Available records -
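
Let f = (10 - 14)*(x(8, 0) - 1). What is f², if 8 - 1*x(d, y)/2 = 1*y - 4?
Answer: 8464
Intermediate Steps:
x(d, y) = 24 - 2*y (x(d, y) = 16 - 2*(1*y - 4) = 16 - 2*(y - 4) = 16 - 2*(-4 + y) = 16 + (8 - 2*y) = 24 - 2*y)
f = -92 (f = (10 - 14)*((24 - 2*0) - 1) = -4*((24 + 0) - 1) = -4*(24 - 1) = -4*23 = -92)
f² = (-92)² = 8464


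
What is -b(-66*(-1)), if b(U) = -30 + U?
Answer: -36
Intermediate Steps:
-b(-66*(-1)) = -(-30 - 66*(-1)) = -(-30 + 66) = -1*36 = -36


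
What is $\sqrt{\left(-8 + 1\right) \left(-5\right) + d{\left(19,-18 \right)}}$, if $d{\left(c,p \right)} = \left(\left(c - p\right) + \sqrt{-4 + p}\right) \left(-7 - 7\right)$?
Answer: $\sqrt{-483 - 14 i \sqrt{22}} \approx 1.4905 - 22.028 i$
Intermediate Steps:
$d{\left(c,p \right)} = - 14 c - 14 \sqrt{-4 + p} + 14 p$ ($d{\left(c,p \right)} = \left(c + \sqrt{-4 + p} - p\right) \left(-14\right) = - 14 c - 14 \sqrt{-4 + p} + 14 p$)
$\sqrt{\left(-8 + 1\right) \left(-5\right) + d{\left(19,-18 \right)}} = \sqrt{\left(-8 + 1\right) \left(-5\right) - \left(518 + 14 \sqrt{-4 - 18}\right)} = \sqrt{\left(-7\right) \left(-5\right) - \left(518 + 14 i \sqrt{22}\right)} = \sqrt{35 - \left(518 + 14 i \sqrt{22}\right)} = \sqrt{-483 - 14 i \sqrt{22}}$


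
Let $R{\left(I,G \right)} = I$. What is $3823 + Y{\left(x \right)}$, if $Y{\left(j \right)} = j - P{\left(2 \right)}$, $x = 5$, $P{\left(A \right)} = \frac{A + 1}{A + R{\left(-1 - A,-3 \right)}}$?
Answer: $3831$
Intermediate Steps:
$P{\left(A \right)} = -1 - A$ ($P{\left(A \right)} = \frac{A + 1}{A - \left(1 + A\right)} = \frac{1 + A}{-1} = \left(1 + A\right) \left(-1\right) = -1 - A$)
$Y{\left(j \right)} = 3 + j$ ($Y{\left(j \right)} = j - \left(-1 - 2\right) = j - -3 = j + 3 = 3 + j$)
$3823 + Y{\left(x \right)} = 3823 + \left(3 + 5\right) = 3823 + 8 = 3831$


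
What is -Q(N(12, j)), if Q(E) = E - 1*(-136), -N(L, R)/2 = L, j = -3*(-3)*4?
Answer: -112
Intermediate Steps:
j = 36 (j = 9*4 = 36)
N(L, R) = -2*L
Q(E) = 136 + E (Q(E) = E + 136 = 136 + E)
-Q(N(12, j)) = -(136 - 2*12) = -(136 - 24) = -1*112 = -112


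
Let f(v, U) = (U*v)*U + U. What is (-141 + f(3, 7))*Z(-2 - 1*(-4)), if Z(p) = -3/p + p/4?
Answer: -13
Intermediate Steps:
Z(p) = -3/p + p/4 (Z(p) = -3/p + p*(¼) = -3/p + p/4)
f(v, U) = U + v*U² (f(v, U) = v*U² + U = U + v*U²)
(-141 + f(3, 7))*Z(-2 - 1*(-4)) = (-141 + 7*(1 + 7*3))*(-3/(-2 - 1*(-4)) + (-2 - 1*(-4))/4) = (-141 + 7*(1 + 21))*(-3/(-2 + 4) + (-2 + 4)/4) = (-141 + 7*22)*(-3/2 + (¼)*2) = (-141 + 154)*(-3*½ + ½) = 13*(-3/2 + ½) = 13*(-1) = -13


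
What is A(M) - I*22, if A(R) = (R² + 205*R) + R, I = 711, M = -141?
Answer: -24807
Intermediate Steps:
A(R) = R² + 206*R
A(M) - I*22 = -141*(206 - 141) - 711*22 = -141*65 - 1*15642 = -9165 - 15642 = -24807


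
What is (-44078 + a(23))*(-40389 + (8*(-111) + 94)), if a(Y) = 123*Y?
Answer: 1698757567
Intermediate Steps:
(-44078 + a(23))*(-40389 + (8*(-111) + 94)) = (-44078 + 123*23)*(-40389 + (8*(-111) + 94)) = (-44078 + 2829)*(-40389 + (-888 + 94)) = -41249*(-40389 - 794) = -41249*(-41183) = 1698757567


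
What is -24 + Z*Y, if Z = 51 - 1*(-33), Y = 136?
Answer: 11400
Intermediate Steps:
Z = 84 (Z = 51 + 33 = 84)
-24 + Z*Y = -24 + 84*136 = -24 + 11424 = 11400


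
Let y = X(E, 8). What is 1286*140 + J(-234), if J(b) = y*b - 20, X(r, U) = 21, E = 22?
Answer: 175106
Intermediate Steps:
y = 21
J(b) = -20 + 21*b (J(b) = 21*b - 20 = -20 + 21*b)
1286*140 + J(-234) = 1286*140 + (-20 + 21*(-234)) = 180040 + (-20 - 4914) = 180040 - 4934 = 175106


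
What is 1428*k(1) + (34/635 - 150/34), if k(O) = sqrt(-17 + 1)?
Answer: -47047/10795 + 5712*I ≈ -4.3582 + 5712.0*I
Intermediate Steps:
k(O) = 4*I (k(O) = sqrt(-16) = 4*I)
1428*k(1) + (34/635 - 150/34) = 1428*(4*I) + (34/635 - 150/34) = 5712*I + (34*(1/635) - 150*1/34) = 5712*I + (34/635 - 75/17) = 5712*I - 47047/10795 = -47047/10795 + 5712*I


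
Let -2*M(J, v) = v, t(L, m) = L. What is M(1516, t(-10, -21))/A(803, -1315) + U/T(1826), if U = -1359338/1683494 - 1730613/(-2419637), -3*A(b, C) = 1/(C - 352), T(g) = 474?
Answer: 12069992372979314594/482703158043843 ≈ 25005.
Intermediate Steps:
A(b, C) = -1/(3*(-352 + C)) (A(b, C) = -1/(3*(C - 352)) = -1/(3*(-352 + C)))
M(J, v) = -v/2
U = -187813959242/2036722185839 (U = -1359338*1/1683494 - 1730613*(-1/2419637) = -679669/841747 + 1730613/2419637 = -187813959242/2036722185839 ≈ -0.092214)
M(1516, t(-10, -21))/A(803, -1315) + U/T(1826) = (-1/2*(-10))/((-1/(-1056 + 3*(-1315)))) - 187813959242/2036722185839/474 = 5/((-1/(-1056 - 3945))) - 187813959242/2036722185839*1/474 = 5/((-1/(-5001))) - 93906979621/482703158043843 = 5/((-1*(-1/5001))) - 93906979621/482703158043843 = 5/(1/5001) - 93906979621/482703158043843 = 5*5001 - 93906979621/482703158043843 = 25005 - 93906979621/482703158043843 = 12069992372979314594/482703158043843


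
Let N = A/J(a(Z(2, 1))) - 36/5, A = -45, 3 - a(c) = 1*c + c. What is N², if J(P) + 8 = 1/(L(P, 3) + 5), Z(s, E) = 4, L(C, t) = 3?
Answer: 2704/1225 ≈ 2.2073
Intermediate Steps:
a(c) = 3 - 2*c (a(c) = 3 - (1*c + c) = 3 - (c + c) = 3 - 2*c)
J(P) = -63/8 (J(P) = -8 + 1/(3 + 5) = -8 + 1/8 = -8 + ⅛ = -63/8)
N = -52/35 (N = -45/(-63/8) - 36/5 = -45*(-8/63) - 36*⅕ = 40/7 - 36/5 = -52/35 ≈ -1.4857)
N² = (-52/35)² = 2704/1225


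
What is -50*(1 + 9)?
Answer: -500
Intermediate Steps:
-50*(1 + 9) = -50*10 = -500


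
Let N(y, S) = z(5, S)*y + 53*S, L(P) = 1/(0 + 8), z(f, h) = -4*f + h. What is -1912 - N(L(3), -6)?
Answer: -6363/4 ≈ -1590.8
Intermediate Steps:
z(f, h) = h - 4*f
L(P) = 1/8
N(y, S) = 53*S + y*(-20 + S) (N(y, S) = (S - 4*5)*y + 53*S = (S - 20)*y + 53*S = (-20 + S)*y + 53*S = y*(-20 + S) + 53*S = 53*S + y*(-20 + S))
-1912 - N(L(3), -6) = -1912 - (53*(-6) + (-20 - 6)/8) = -1912 - (-318 + (1/8)*(-26)) = -1912 - (-318 - 13/4) = -1912 - 1*(-1285/4) = -1912 + 1285/4 = -6363/4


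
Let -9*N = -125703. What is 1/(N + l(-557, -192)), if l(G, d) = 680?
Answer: 1/14647 ≈ 6.8273e-5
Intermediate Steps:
N = 13967 (N = -⅑*(-125703) = 13967)
1/(N + l(-557, -192)) = 1/(13967 + 680) = 1/14647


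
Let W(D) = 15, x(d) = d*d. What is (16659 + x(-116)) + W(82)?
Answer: 30130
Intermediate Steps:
x(d) = d²
(16659 + x(-116)) + W(82) = (16659 + (-116)²) + 15 = (16659 + 13456) + 15 = 30115 + 15 = 30130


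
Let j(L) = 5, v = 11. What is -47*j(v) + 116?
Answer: -119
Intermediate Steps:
-47*j(v) + 116 = -47*5 + 116 = -235 + 116 = -119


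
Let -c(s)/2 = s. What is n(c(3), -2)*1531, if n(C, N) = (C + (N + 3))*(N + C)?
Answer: 61240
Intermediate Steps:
c(s) = -2*s
n(C, N) = (C + N)*(3 + C + N) (n(C, N) = (C + (3 + N))*(C + N) = (3 + C + N)*(C + N) = (C + N)*(3 + C + N))
n(c(3), -2)*1531 = ((-2*3)**2 + (-2)**2 + 3*(-2*3) + 3*(-2) + 2*(-2*3)*(-2))*1531 = ((-6)**2 + 4 + 3*(-6) - 6 + 2*(-6)*(-2))*1531 = (36 + 4 - 18 - 6 + 24)*1531 = 40*1531 = 61240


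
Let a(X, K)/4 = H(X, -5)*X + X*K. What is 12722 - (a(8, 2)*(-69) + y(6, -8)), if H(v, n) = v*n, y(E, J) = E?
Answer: -71188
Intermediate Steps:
H(v, n) = n*v
a(X, K) = -20*X**2 + 4*K*X (a(X, K) = 4*((-5*X)*X + X*K) = 4*(-5*X**2 + K*X) = -20*X**2 + 4*K*X)
12722 - (a(8, 2)*(-69) + y(6, -8)) = 12722 - ((4*8*(2 - 5*8))*(-69) + 6) = 12722 - ((4*8*(2 - 40))*(-69) + 6) = 12722 - ((4*8*(-38))*(-69) + 6) = 12722 - (-1216*(-69) + 6) = 12722 - (83904 + 6) = 12722 - 1*83910 = 12722 - 83910 = -71188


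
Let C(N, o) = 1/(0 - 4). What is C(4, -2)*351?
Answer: -351/4 ≈ -87.750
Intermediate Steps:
C(N, o) = -1/4 (C(N, o) = 1/(-4) = -1/4)
C(4, -2)*351 = -1/4*351 = -351/4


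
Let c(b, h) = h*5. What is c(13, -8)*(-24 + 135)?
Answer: -4440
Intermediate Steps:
c(b, h) = 5*h
c(13, -8)*(-24 + 135) = (5*(-8))*(-24 + 135) = -40*111 = -4440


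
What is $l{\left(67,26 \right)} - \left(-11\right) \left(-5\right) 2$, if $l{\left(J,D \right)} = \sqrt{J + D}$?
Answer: $-110 + \sqrt{93} \approx -100.36$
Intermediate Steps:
$l{\left(J,D \right)} = \sqrt{D + J}$
$l{\left(67,26 \right)} - \left(-11\right) \left(-5\right) 2 = \sqrt{26 + 67} - \left(-11\right) \left(-5\right) 2 = \sqrt{93} - 55 \cdot 2 = \sqrt{93} - 110 = -110 + \sqrt{93}$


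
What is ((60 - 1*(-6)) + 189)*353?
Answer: 90015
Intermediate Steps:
((60 - 1*(-6)) + 189)*353 = ((60 + 6) + 189)*353 = (66 + 189)*353 = 255*353 = 90015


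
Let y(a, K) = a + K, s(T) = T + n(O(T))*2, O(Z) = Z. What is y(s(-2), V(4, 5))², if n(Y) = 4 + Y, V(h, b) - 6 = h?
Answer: 144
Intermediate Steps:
V(h, b) = 6 + h
s(T) = 8 + 3*T (s(T) = T + (4 + T)*2 = T + (8 + 2*T) = 8 + 3*T)
y(a, K) = K + a
y(s(-2), V(4, 5))² = ((6 + 4) + (8 + 3*(-2)))² = (10 + (8 - 6))² = (10 + 2)² = 12² = 144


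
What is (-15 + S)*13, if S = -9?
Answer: -312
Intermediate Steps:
(-15 + S)*13 = (-15 - 9)*13 = -24*13 = -312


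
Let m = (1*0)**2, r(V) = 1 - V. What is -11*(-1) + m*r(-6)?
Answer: 11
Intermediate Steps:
m = 0 (m = 0**2 = 0)
-11*(-1) + m*r(-6) = -11*(-1) + 0*(1 - 1*(-6)) = 11 + 0*(1 + 6) = 11 + 0*7 = 11 + 0 = 11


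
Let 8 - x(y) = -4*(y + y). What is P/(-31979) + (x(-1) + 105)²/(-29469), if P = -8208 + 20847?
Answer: -241675722/314129717 ≈ -0.76935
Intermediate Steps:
P = 12639
x(y) = 8 + 8*y (x(y) = 8 - (-4)*(y + y) = 8 - (-4)*2*y = 8 - (-8)*y = 8 + 8*y)
P/(-31979) + (x(-1) + 105)²/(-29469) = 12639/(-31979) + ((8 + 8*(-1)) + 105)²/(-29469) = 12639*(-1/31979) + ((8 - 8) + 105)²*(-1/29469) = -12639/31979 + (0 + 105)²*(-1/29469) = -12639/31979 + 105²*(-1/29469) = -12639/31979 + 11025*(-1/29469) = -12639/31979 - 3675/9823 = -241675722/314129717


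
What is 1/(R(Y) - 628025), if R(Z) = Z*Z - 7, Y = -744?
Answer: -1/74496 ≈ -1.3424e-5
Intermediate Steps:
R(Z) = -7 + Z² (R(Z) = Z² - 7 = -7 + Z²)
1/(R(Y) - 628025) = 1/((-7 + (-744)²) - 628025) = 1/((-7 + 553536) - 628025) = 1/(553529 - 628025) = 1/(-74496) = -1/74496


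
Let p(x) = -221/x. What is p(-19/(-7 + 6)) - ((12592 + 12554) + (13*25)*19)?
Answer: -595320/19 ≈ -31333.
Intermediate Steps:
p(-19/(-7 + 6)) - ((12592 + 12554) + (13*25)*19) = -221/((-19/(-7 + 6))) - ((12592 + 12554) + (13*25)*19) = -221/((-19/(-1))) - (25146 + 325*19) = -221/((-19*(-1))) - (25146 + 6175) = -221/19 - 1*31321 = -221*1/19 - 31321 = -221/19 - 31321 = -595320/19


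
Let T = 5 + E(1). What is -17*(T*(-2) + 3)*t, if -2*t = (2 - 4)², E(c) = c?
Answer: -306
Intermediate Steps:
T = 6 (T = 5 + 1 = 6)
t = -2 (t = -(2 - 4)²/2 = -½*(-2)² = -½*4 = -2)
-17*(T*(-2) + 3)*t = -17*(6*(-2) + 3)*(-2) = -17*(-12 + 3)*(-2) = -(-153)*(-2) = -17*18 = -306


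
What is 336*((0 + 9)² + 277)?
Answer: 120288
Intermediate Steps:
336*((0 + 9)² + 277) = 336*(9² + 277) = 336*(81 + 277) = 336*358 = 120288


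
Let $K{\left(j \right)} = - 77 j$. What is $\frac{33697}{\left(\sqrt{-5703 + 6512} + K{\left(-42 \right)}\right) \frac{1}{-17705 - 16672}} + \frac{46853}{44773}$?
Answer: $- \frac{167731315866524467}{468233661031} + \frac{1158401769 \sqrt{809}}{10457947} \approx -3.5507 \cdot 10^{5}$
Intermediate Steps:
$\frac{33697}{\left(\sqrt{-5703 + 6512} + K{\left(-42 \right)}\right) \frac{1}{-17705 - 16672}} + \frac{46853}{44773} = \frac{33697}{\left(\sqrt{-5703 + 6512} - -3234\right) \frac{1}{-17705 - 16672}} + \frac{46853}{44773} = \frac{33697}{\left(\sqrt{809} + 3234\right) \frac{1}{-34377}} + 46853 \cdot \frac{1}{44773} = \frac{33697}{\left(3234 + \sqrt{809}\right) \left(- \frac{1}{34377}\right)} + \frac{46853}{44773} = \frac{33697}{- \frac{154}{1637} - \frac{\sqrt{809}}{34377}} + \frac{46853}{44773} = \frac{46853}{44773} + \frac{33697}{- \frac{154}{1637} - \frac{\sqrt{809}}{34377}}$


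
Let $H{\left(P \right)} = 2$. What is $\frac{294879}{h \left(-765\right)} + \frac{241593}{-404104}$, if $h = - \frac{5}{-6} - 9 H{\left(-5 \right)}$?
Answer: $\frac{77326042229}{3537930520} \approx 21.856$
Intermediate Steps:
$h = - \frac{103}{6}$ ($h = - \frac{5}{-6} - 18 = \left(-5\right) \left(- \frac{1}{6}\right) - 18 = \frac{5}{6} - 18 = - \frac{103}{6} \approx -17.167$)
$\frac{294879}{h \left(-765\right)} + \frac{241593}{-404104} = \frac{294879}{\left(- \frac{103}{6}\right) \left(-765\right)} + \frac{241593}{-404104} = \frac{294879}{\frac{26265}{2}} + 241593 \left(- \frac{1}{404104}\right) = 294879 \cdot \frac{2}{26265} - \frac{241593}{404104} = \frac{196586}{8755} - \frac{241593}{404104} = \frac{77326042229}{3537930520}$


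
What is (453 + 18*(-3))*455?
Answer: 181545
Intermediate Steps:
(453 + 18*(-3))*455 = (453 - 54)*455 = 399*455 = 181545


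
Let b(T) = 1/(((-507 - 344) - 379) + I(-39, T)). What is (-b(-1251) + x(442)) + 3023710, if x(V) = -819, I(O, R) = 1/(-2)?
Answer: 7439334753/2461 ≈ 3.0229e+6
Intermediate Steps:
I(O, R) = -½ (I(O, R) = 1*(-½) = -½)
b(T) = -2/2461 (b(T) = 1/(((-507 - 344) - 379) - ½) = 1/((-851 - 379) - ½) = 1/(-1230 - ½) = 1/(-2461/2) = -2/2461)
(-b(-1251) + x(442)) + 3023710 = (-1*(-2/2461) - 819) + 3023710 = (2/2461 - 819) + 3023710 = -2015557/2461 + 3023710 = 7439334753/2461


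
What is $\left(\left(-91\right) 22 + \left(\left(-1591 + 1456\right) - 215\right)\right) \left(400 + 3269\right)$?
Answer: $-8629488$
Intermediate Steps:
$\left(\left(-91\right) 22 + \left(\left(-1591 + 1456\right) - 215\right)\right) \left(400 + 3269\right) = \left(-2002 - 350\right) 3669 = \left(-2352\right) 3669 = -8629488$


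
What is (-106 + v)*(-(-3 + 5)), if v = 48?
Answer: 116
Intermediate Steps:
(-106 + v)*(-(-3 + 5)) = (-106 + 48)*(-(-3 + 5)) = -(-58)*2 = -58*(-2) = 116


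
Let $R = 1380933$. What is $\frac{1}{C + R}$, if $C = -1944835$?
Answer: $- \frac{1}{563902} \approx -1.7734 \cdot 10^{-6}$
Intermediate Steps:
$\frac{1}{C + R} = \frac{1}{-1944835 + 1380933} = \frac{1}{-563902} = - \frac{1}{563902}$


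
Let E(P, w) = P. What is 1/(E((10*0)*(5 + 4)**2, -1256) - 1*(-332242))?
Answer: 1/332242 ≈ 3.0099e-6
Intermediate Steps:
1/(E((10*0)*(5 + 4)**2, -1256) - 1*(-332242)) = 1/((10*0)*(5 + 4)**2 - 1*(-332242)) = 1/(0*9**2 + 332242) = 1/(0*81 + 332242) = 1/(0 + 332242) = 1/332242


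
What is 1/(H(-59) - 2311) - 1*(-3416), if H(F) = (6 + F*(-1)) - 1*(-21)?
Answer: 7600599/2225 ≈ 3416.0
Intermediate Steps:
H(F) = 27 - F (H(F) = (6 - F) + 21 = 27 - F)
1/(H(-59) - 2311) - 1*(-3416) = 1/((27 - 1*(-59)) - 2311) - 1*(-3416) = 1/((27 + 59) - 2311) + 3416 = 1/(86 - 2311) + 3416 = 1/(-2225) + 3416 = -1/2225 + 3416 = 7600599/2225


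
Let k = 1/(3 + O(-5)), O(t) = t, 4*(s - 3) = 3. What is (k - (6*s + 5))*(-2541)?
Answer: 71148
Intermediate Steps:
s = 15/4 (s = 3 + (¼)*3 = 3 + ¾ = 15/4 ≈ 3.7500)
k = -½ (k = 1/(3 - 5) = 1/(-2) = -½ ≈ -0.50000)
(k - (6*s + 5))*(-2541) = (-½ - (6*(15/4) + 5))*(-2541) = (-½ - (45/2 + 5))*(-2541) = (-½ - 1*55/2)*(-2541) = (-½ - 55/2)*(-2541) = -28*(-2541) = 71148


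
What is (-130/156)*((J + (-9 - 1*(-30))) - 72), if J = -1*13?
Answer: 160/3 ≈ 53.333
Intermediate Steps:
J = -13
(-130/156)*((J + (-9 - 1*(-30))) - 72) = (-130/156)*((-13 + (-9 - 1*(-30))) - 72) = (-130*1/156)*((-13 + (-9 + 30)) - 72) = -5*((-13 + 21) - 72)/6 = -5*(8 - 72)/6 = -5/6*(-64) = 160/3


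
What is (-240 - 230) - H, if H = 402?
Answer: -872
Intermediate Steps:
(-240 - 230) - H = (-240 - 230) - 1*402 = -470 - 402 = -872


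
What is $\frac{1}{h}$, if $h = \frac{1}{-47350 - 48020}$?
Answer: $-95370$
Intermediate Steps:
$h = - \frac{1}{95370}$ ($h = \frac{1}{-95370} = - \frac{1}{95370} \approx -1.0485 \cdot 10^{-5}$)
$\frac{1}{h} = \frac{1}{- \frac{1}{95370}} = -95370$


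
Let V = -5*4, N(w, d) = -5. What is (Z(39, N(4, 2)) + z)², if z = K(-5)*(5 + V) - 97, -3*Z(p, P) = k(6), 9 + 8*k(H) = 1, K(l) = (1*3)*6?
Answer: 1210000/9 ≈ 1.3444e+5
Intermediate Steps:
K(l) = 18 (K(l) = 3*6 = 18)
k(H) = -1 (k(H) = -9/8 + (⅛)*1 = -9/8 + ⅛ = -1)
V = -20
Z(p, P) = ⅓ (Z(p, P) = -⅓*(-1) = ⅓)
z = -367 (z = 18*(5 - 20) - 97 = 18*(-15) - 97 = -270 - 97 = -367)
(Z(39, N(4, 2)) + z)² = (⅓ - 367)² = (-1100/3)² = 1210000/9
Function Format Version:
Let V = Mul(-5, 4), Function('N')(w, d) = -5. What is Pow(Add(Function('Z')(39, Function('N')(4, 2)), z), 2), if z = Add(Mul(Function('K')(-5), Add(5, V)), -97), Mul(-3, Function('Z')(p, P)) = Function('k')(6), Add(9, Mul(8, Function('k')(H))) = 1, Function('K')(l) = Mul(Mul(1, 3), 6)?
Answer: Rational(1210000, 9) ≈ 1.3444e+5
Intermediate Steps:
Function('K')(l) = 18 (Function('K')(l) = Mul(3, 6) = 18)
Function('k')(H) = -1 (Function('k')(H) = Add(Rational(-9, 8), Mul(Rational(1, 8), 1)) = Add(Rational(-9, 8), Rational(1, 8)) = -1)
V = -20
Function('Z')(p, P) = Rational(1, 3) (Function('Z')(p, P) = Mul(Rational(-1, 3), -1) = Rational(1, 3))
z = -367 (z = Add(Mul(18, Add(5, -20)), -97) = Add(Mul(18, -15), -97) = Add(-270, -97) = -367)
Pow(Add(Function('Z')(39, Function('N')(4, 2)), z), 2) = Pow(Add(Rational(1, 3), -367), 2) = Pow(Rational(-1100, 3), 2) = Rational(1210000, 9)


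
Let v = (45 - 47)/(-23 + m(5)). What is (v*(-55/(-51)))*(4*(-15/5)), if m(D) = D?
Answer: -220/153 ≈ -1.4379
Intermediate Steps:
v = ⅑ (v = (45 - 47)/(-23 + 5) = -2/(-18) = -2*(-1/18) = ⅑ ≈ 0.11111)
(v*(-55/(-51)))*(4*(-15/5)) = ((-55/(-51))/9)*(4*(-15/5)) = ((-55*(-1/51))/9)*(4*(-15/5)) = ((⅑)*(55/51))*(4*(-15*⅕)) = 55*(4*(-3))/459 = (55/459)*(-12) = -220/153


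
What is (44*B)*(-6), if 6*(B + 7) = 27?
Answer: 660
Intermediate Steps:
B = -5/2 (B = -7 + (1/6)*27 = -7 + 9/2 = -5/2 ≈ -2.5000)
(44*B)*(-6) = (44*(-5/2))*(-6) = -110*(-6) = 660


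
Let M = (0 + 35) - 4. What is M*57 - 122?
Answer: 1645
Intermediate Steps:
M = 31 (M = 35 - 4 = 31)
M*57 - 122 = 31*57 - 122 = 1767 - 122 = 1645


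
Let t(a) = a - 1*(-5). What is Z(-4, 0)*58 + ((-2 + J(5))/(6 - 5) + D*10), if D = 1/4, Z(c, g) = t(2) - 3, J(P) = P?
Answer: 475/2 ≈ 237.50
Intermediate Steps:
t(a) = 5 + a (t(a) = a + 5 = 5 + a)
Z(c, g) = 4 (Z(c, g) = (5 + 2) - 3 = 7 - 3 = 4)
D = ¼ ≈ 0.25000
Z(-4, 0)*58 + ((-2 + J(5))/(6 - 5) + D*10) = 4*58 + ((-2 + 5)/(6 - 5) + (¼)*10) = 232 + (3/1 + 5/2) = 232 + (3*1 + 5/2) = 232 + (3 + 5/2) = 232 + 11/2 = 475/2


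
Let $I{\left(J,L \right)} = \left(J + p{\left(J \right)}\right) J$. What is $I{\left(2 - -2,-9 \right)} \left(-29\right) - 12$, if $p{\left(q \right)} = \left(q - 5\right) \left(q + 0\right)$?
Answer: $-12$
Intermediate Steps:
$p{\left(q \right)} = q \left(-5 + q\right)$ ($p{\left(q \right)} = \left(-5 + q\right) q = q \left(-5 + q\right)$)
$I{\left(J,L \right)} = J \left(J + J \left(-5 + J\right)\right)$ ($I{\left(J,L \right)} = \left(J + J \left(-5 + J\right)\right) J = J \left(J + J \left(-5 + J\right)\right)$)
$I{\left(2 - -2,-9 \right)} \left(-29\right) - 12 = \left(2 - -2\right)^{2} \left(-4 + \left(2 - -2\right)\right) \left(-29\right) - 12 = \left(2 + 2\right)^{2} \left(-4 + \left(2 + 2\right)\right) \left(-29\right) - 12 = 4^{2} \left(-4 + 4\right) \left(-29\right) - 12 = 16 \cdot 0 \left(-29\right) - 12 = 0 \left(-29\right) - 12 = 0 - 12 = -12$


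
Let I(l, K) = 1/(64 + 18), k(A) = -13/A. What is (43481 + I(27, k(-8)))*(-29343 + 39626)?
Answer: 36663450369/82 ≈ 4.4712e+8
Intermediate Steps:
I(l, K) = 1/82
(43481 + I(27, k(-8)))*(-29343 + 39626) = (43481 + 1/82)*(-29343 + 39626) = (3565443/82)*10283 = 36663450369/82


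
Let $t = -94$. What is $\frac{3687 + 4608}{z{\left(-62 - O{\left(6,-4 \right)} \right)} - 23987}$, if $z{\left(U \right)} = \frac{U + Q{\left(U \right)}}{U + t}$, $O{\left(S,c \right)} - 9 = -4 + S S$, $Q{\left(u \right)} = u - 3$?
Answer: $- \frac{326823}{945046} \approx -0.34583$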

Task to carry out - What is needed is every line from the beginning of the data up to and including the line with "Answer: -112", given again word for word.

Result -
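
Let f = (10 - 14)*(x(8, 0) - 1). What is f², if 8 - 1*x(d, y)/2 = 1*y - 4?
Answer: 8464
Intermediate Steps:
x(d, y) = 24 - 2*y (x(d, y) = 16 - 2*(1*y - 4) = 16 - 2*(y - 4) = 16 - 2*(-4 + y) = 16 + (8 - 2*y) = 24 - 2*y)
f = -92 (f = (10 - 14)*((24 - 2*0) - 1) = -4*((24 + 0) - 1) = -4*(24 - 1) = -4*23 = -92)
f² = (-92)² = 8464


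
What is -b(-66*(-1)), if b(U) = -30 + U?
Answer: -36
Intermediate Steps:
-b(-66*(-1)) = -(-30 - 66*(-1)) = -(-30 + 66) = -1*36 = -36


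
What is $\sqrt{\left(-8 + 1\right) \left(-5\right) + d{\left(19,-18 \right)}}$, if $d{\left(c,p \right)} = \left(\left(c - p\right) + \sqrt{-4 + p}\right) \left(-7 - 7\right)$?
Answer: $\sqrt{-483 - 14 i \sqrt{22}} \approx 1.4905 - 22.028 i$
Intermediate Steps:
$d{\left(c,p \right)} = - 14 c - 14 \sqrt{-4 + p} + 14 p$ ($d{\left(c,p \right)} = \left(c + \sqrt{-4 + p} - p\right) \left(-14\right) = - 14 c - 14 \sqrt{-4 + p} + 14 p$)
$\sqrt{\left(-8 + 1\right) \left(-5\right) + d{\left(19,-18 \right)}} = \sqrt{\left(-8 + 1\right) \left(-5\right) - \left(518 + 14 \sqrt{-4 - 18}\right)} = \sqrt{\left(-7\right) \left(-5\right) - \left(518 + 14 i \sqrt{22}\right)} = \sqrt{35 - \left(518 + 14 i \sqrt{22}\right)} = \sqrt{-483 - 14 i \sqrt{22}}$


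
Let $R{\left(I,G \right)} = I$. What is $3823 + Y{\left(x \right)}$, if $Y{\left(j \right)} = j - P{\left(2 \right)}$, $x = 5$, $P{\left(A \right)} = \frac{A + 1}{A + R{\left(-1 - A,-3 \right)}}$?
Answer: $3831$
Intermediate Steps:
$P{\left(A \right)} = -1 - A$ ($P{\left(A \right)} = \frac{A + 1}{A - \left(1 + A\right)} = \frac{1 + A}{-1} = \left(1 + A\right) \left(-1\right) = -1 - A$)
$Y{\left(j \right)} = 3 + j$ ($Y{\left(j \right)} = j - \left(-1 - 2\right) = j - -3 = j + 3 = 3 + j$)
$3823 + Y{\left(x \right)} = 3823 + \left(3 + 5\right) = 3823 + 8 = 3831$


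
What is -Q(N(12, j)), if Q(E) = E - 1*(-136), -N(L, R)/2 = L, j = -3*(-3)*4?
Answer: -112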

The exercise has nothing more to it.